### Task to complete
Pull every line holding the string "specimens" from the records below.

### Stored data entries
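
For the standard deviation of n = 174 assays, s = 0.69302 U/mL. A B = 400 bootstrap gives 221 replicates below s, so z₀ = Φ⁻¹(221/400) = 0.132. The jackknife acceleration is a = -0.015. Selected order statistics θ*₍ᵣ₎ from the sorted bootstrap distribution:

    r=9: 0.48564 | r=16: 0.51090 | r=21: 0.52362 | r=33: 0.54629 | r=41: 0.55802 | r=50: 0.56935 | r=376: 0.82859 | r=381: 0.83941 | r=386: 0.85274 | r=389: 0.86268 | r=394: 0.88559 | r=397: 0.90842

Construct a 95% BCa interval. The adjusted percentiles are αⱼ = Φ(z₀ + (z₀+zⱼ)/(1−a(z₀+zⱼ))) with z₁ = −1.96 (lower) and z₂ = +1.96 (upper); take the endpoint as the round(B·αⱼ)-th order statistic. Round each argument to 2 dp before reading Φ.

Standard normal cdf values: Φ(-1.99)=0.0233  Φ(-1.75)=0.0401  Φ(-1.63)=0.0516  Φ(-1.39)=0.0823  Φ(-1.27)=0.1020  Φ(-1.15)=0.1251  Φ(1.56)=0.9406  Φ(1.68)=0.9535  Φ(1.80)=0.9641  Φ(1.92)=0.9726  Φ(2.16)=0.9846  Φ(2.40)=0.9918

(0.51090, 0.88559)

Lower: z₀ + z₁ = 0.132 + (-1.960) = -1.828; 1 − a(z₀+z₁) = 1 − (-0.015)(-1.828) = 0.9726; argument = 0.132 + (-1.828)/0.9726 = -1.7475 → -1.75.
α₁ = Φ(-1.75) = 0.0401; rank = round(400 × 0.0401) = 16; θ*₍16₎ = 0.51090.
Upper: z₀ + z₂ = 2.092; 1 − a(z₀+z₂) = 1.0314; argument = 2.1604 → 2.16; α₂ = 0.9846; rank = 394; θ*₍394₎ = 0.88559.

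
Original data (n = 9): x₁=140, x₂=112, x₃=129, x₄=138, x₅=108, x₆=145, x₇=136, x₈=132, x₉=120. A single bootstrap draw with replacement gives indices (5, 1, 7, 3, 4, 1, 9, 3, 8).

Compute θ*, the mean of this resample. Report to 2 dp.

θ* = 130.22

Resample values: 108, 140, 136, 129, 138, 140, 120, 129, 132.
Mean = (108 + 140 + 136 + 129 + 138 + 140 + 120 + 129 + 132) / 9 = 1172.0 / 9 = 130.22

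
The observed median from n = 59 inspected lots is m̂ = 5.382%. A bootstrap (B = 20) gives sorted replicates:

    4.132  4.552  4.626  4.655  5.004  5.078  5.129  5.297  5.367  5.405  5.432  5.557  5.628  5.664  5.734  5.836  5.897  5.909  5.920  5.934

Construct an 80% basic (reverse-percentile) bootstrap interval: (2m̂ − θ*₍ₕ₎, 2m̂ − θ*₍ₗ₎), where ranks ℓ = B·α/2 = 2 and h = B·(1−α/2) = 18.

(4.855, 6.212)

Percentile endpoints at ranks 2 and 18: θ*₍2₎ = 4.552, θ*₍18₎ = 5.909.
Basic interval reflects these around m̂:
  lower = 2 × 5.382 − 5.909 = 4.855
  upper = 2 × 5.382 − 4.552 = 6.212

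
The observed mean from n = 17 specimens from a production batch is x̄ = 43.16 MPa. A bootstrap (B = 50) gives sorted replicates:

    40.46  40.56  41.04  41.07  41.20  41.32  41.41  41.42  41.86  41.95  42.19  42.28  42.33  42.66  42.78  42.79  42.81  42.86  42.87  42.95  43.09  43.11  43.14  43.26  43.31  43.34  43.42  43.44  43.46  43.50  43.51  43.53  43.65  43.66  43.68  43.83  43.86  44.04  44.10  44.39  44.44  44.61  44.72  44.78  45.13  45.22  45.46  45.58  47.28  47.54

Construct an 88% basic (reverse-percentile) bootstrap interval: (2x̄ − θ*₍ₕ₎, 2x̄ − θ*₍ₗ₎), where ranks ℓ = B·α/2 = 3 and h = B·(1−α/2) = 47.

Percentile endpoints at ranks 3 and 47: θ*₍3₎ = 41.04, θ*₍47₎ = 45.46.
Basic interval reflects these around x̄:
  lower = 2 × 43.16 − 45.46 = 40.86
  upper = 2 × 43.16 − 41.04 = 45.28

(40.86, 45.28)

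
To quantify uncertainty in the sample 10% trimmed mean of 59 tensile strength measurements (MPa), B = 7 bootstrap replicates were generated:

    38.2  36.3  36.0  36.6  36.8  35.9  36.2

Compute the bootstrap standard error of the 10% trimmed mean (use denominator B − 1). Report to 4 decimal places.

Bootstrap SE is the standard deviation of the 7 replicate 10% trimmed means.
Mean of replicates: (38.2 + 36.3 + 36.0 + 36.6 + 36.8 + 35.9 + 36.2) / 7 = 256.00000 / 7 = 36.57143
Sum of squared deviations: (+1.62857)² + (−0.27143)² + (−0.57143)² + (+0.02857)² + (+0.22857)² + (−0.67143)² + (−0.37143)² = 3.69429
Variance = 3.69429 / 6 = 0.61571
SE* = √0.61571

SE* = 0.7847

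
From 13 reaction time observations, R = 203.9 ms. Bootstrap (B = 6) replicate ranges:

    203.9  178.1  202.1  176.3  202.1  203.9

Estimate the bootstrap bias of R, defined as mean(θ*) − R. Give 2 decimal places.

mean(θ*) = (203.9 + 178.1 + 202.1 + 176.3 + 202.1 + 203.9) / 6 = 194.400
bias = 194.400 − 203.9

bias = −9.50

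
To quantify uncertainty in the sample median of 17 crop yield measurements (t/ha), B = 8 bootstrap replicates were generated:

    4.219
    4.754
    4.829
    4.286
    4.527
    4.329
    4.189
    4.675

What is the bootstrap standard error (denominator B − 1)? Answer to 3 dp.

SE* = 0.254

Bootstrap SE is the standard deviation of the 8 replicate medians.
Mean of replicates: (4.219 + 4.754 + 4.829 + 4.286 + 4.527 + 4.329 + 4.189 + 4.675) / 8 = 35.8080 / 8 = 4.4760
Sum of squared deviations: (−0.2570)² + (+0.2780)² + (+0.3530)² + (−0.1900)² + (+0.0510)² + (−0.1470)² + (−0.2870)² + (+0.1990)² = 0.4502
Variance = 0.4502 / 7 = 0.0643
SE* = √0.0643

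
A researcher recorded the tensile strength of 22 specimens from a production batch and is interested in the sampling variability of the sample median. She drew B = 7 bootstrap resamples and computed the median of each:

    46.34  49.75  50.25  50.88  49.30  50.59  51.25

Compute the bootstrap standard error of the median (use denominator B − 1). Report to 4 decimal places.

SE* = 1.6488

Bootstrap SE is the standard deviation of the 7 replicate medians.
Mean of replicates: (46.34 + 49.75 + 50.25 + 50.88 + 49.30 + 50.59 + 51.25) / 7 = 348.36000 / 7 = 49.76571
Sum of squared deviations: (−3.42571)² + (−0.01571)² + (+0.48429)² + (+1.11429)² + (−0.46571)² + (+0.82429)² + (+1.48429)² = 16.31137
Variance = 16.31137 / 6 = 2.71856
SE* = √2.71856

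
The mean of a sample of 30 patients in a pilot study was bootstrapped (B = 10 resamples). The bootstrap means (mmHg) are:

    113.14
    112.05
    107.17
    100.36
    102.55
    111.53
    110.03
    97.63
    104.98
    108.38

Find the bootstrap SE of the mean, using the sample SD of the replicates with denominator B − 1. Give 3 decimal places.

SE* = 5.272

Bootstrap SE is the standard deviation of the 10 replicate means.
Mean of replicates: (113.14 + 112.05 + 107.17 + 100.36 + 102.55 + 111.53 + 110.03 + 97.63 + 104.98 + 108.38) / 10 = 1067.8200 / 10 = 106.7820
Sum of squared deviations: (+6.3580)² + (+5.2680)² + (+0.3880)² + (−6.4220)² + (−4.2320)² + (+4.7480)² + (+3.2480)² + (−9.1520)² + (−1.8020)² + (+1.5980)² = 250.1314
Variance = 250.1314 / 9 = 27.7924
SE* = √27.7924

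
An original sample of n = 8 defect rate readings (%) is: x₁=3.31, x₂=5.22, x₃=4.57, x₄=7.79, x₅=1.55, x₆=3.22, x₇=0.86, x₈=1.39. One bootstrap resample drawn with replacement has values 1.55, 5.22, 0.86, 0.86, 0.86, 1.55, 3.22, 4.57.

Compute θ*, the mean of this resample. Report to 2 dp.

Mean = (1.55 + 5.22 + 0.86 + 0.86 + 0.86 + 1.55 + 3.22 + 4.57) / 8 = 18.690 / 8 = 2.34

θ* = 2.34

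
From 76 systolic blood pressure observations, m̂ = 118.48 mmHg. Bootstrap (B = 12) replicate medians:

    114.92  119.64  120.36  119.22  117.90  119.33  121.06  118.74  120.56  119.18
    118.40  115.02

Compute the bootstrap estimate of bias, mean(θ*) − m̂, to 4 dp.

mean(θ*) = (114.92 + 119.64 + 120.36 + 119.22 + 117.90 + 119.33 + 121.06 + 118.74 + 120.56 + 119.18 + 118.40 + 115.02) / 12 = 118.69417
bias = 118.69417 − 118.48

bias = +0.2142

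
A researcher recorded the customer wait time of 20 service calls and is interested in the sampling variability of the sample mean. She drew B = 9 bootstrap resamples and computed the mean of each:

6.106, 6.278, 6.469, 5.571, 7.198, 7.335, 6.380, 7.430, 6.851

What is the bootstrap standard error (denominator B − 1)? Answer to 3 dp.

Bootstrap SE is the standard deviation of the 9 replicate means.
Mean of replicates: (6.106 + 6.278 + 6.469 + 5.571 + 7.198 + 7.335 + 6.380 + 7.430 + 6.851) / 9 = 59.6180 / 9 = 6.6242
Sum of squared deviations: (−0.5182)² + (−0.3462)² + (−0.1552)² + (−1.0532)² + (+0.5738)² + (+0.7108)² + (−0.2442)² + (+0.8058)² + (+0.2268)² = 3.1166
Variance = 3.1166 / 8 = 0.3896
SE* = √0.3896

SE* = 0.624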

### Response to this exercise
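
The observed mean from n = 17 specimens from a production batch is x̄ = 43.16 MPa. A bootstrap (B = 50) gives sorted replicates:
A researcher recorded the tensile strength of 22 specimens from a production batch and is interested in the sampling variability of the sample median. She drew B = 7 bootstrap resamples and computed the median of each: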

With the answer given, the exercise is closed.